WORK REQUIRED
Could you print the lines below exactly, from the one holding "Don't-cares: m1, m14, m18" through the last line, with no other output?

[Data entries]
*** Begin section ***

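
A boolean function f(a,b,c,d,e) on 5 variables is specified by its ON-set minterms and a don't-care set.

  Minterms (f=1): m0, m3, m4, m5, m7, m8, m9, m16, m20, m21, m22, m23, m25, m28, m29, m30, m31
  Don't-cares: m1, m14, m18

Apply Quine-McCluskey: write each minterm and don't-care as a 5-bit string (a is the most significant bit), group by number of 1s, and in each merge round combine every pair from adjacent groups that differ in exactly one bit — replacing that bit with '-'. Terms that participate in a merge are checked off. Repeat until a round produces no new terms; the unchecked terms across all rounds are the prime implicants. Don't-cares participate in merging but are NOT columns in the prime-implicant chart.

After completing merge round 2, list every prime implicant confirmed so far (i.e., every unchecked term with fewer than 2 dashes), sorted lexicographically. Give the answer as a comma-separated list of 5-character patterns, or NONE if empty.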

*** End section ***

RESULT FOR THIS EXERCISE
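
  Don't-cares: m1, m14, m18

Apply Quine-McCluskey: write each minterm and don't-care as a 5-bit string (a is the most significant bit), group by number of 1s, and in each merge round combine every pair from adjacent groups that differ in exactly one bit — replacing that bit with '-'. Terms that participate in a merge are checked off. Repeat until a round produces no new terms; the unchecked terms across all rounds are the prime implicants. Don't-cares participate in merging but are NOT columns in the prime-implicant chart.

After completing merge round 2, list every prime implicant confirmed so far (i.e., every unchecked term with fewer than 2 dashes), sorted lexicographically. Give the answer as a comma-separated list of 5-character patterns, or NONE if empty.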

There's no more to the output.